> [WHAT THIS TASK INVOLVES] Give back all the records exactly, keeping every line whole.
RECORDS SUPPLIED section start
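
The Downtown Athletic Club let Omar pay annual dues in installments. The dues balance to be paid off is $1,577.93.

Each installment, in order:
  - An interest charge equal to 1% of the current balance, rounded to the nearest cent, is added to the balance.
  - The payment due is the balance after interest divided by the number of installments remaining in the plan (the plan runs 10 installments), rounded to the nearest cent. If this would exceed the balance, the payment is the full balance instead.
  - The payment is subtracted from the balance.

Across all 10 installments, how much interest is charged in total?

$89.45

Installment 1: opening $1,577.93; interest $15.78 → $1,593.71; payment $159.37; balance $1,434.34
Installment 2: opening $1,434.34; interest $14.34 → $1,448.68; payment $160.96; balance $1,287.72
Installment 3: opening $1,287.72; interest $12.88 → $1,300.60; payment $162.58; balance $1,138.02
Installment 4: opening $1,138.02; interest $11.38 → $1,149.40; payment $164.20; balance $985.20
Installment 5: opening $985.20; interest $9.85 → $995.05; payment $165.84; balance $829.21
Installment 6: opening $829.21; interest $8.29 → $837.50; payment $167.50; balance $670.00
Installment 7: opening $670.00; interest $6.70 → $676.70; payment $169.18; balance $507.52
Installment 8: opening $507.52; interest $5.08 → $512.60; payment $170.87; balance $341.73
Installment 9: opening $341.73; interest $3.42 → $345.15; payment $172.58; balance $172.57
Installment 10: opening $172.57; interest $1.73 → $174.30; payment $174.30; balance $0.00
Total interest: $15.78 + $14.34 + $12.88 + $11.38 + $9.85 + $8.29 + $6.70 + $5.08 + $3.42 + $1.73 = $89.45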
RECORDS SUPPLIED section end
> [EXERCISE RESULT]
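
The Downtown Athletic Club let Omar pay annual dues in installments. The dues balance to be paid off is $1,577.93.

Each installment, in order:
  - An interest charge equal to 1% of the current balance, rounded to the nearest cent, is added to the balance.
  - The payment due is the balance after interest divided by the number of installments remaining in the plan (the plan runs 10 installments), rounded to the nearest cent. If this would exceed the balance, the payment is the full balance instead.
  - The payment is subtracted from the balance.

Across all 10 installments, how much interest is charged in total?

$89.45

Installment 1: opening $1,577.93; interest $15.78 → $1,593.71; payment $159.37; balance $1,434.34
Installment 2: opening $1,434.34; interest $14.34 → $1,448.68; payment $160.96; balance $1,287.72
Installment 3: opening $1,287.72; interest $12.88 → $1,300.60; payment $162.58; balance $1,138.02
Installment 4: opening $1,138.02; interest $11.38 → $1,149.40; payment $164.20; balance $985.20
Installment 5: opening $985.20; interest $9.85 → $995.05; payment $165.84; balance $829.21
Installment 6: opening $829.21; interest $8.29 → $837.50; payment $167.50; balance $670.00
Installment 7: opening $670.00; interest $6.70 → $676.70; payment $169.18; balance $507.52
Installment 8: opening $507.52; interest $5.08 → $512.60; payment $170.87; balance $341.73
Installment 9: opening $341.73; interest $3.42 → $345.15; payment $172.58; balance $172.57
Installment 10: opening $172.57; interest $1.73 → $174.30; payment $174.30; balance $0.00
Total interest: $15.78 + $14.34 + $12.88 + $11.38 + $9.85 + $8.29 + $6.70 + $5.08 + $3.42 + $1.73 = $89.45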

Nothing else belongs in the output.